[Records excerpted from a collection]
-----
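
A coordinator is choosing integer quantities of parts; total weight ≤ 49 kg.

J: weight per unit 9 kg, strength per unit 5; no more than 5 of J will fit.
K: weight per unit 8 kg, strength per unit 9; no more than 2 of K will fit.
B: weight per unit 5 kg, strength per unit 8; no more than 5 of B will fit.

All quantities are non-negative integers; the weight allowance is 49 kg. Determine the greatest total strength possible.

58

This is a bounded integer knapsack.
Take 2×K and 5×B: weight 41 ≤ 49, strength 2·9 + 5·8 = 58.
B has the best ratio (8/5) and is taken to its limit of 5; remaining capacity is filled optimally with the others.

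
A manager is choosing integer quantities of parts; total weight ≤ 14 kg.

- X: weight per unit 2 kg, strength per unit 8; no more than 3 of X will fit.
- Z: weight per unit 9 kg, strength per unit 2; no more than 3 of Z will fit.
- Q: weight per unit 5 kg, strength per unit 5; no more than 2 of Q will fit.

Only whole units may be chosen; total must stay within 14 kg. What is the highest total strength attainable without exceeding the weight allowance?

29

2×X and 2×Q: weight 14 ≤ 14, strength 2·8 + 2·5 = 26.
3×X and 1×Q: weight 11 ≤ 14, strength 3·8 + 1·5 = 29.
Best is 29.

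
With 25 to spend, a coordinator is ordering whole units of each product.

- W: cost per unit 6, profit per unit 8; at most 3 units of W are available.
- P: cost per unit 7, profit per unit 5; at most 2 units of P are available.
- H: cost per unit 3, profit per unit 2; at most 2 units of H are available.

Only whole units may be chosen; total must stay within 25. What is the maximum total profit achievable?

W has the best ratio (8/6); taking only W gives at most 3×8 = 24 (stopped by the supply cap of 3).
Mixing does better — 3×W and 1×P: cost 25 ≤ 25, profit 3·8 + 1·5 = 29.

29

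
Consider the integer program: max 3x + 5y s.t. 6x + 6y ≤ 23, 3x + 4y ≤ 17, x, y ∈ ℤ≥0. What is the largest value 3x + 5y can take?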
-----
_TASK OBJECTIVE_
Could you write out, exactly as they stand, only the lines above that begin at the line with "K: weight per" and stop after the line with "B: weight per"?

_TASK SOLUTION_
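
K: weight per unit 8 kg, strength per unit 9; no more than 2 of K will fit.
B: weight per unit 5 kg, strength per unit 8; no more than 5 of B will fit.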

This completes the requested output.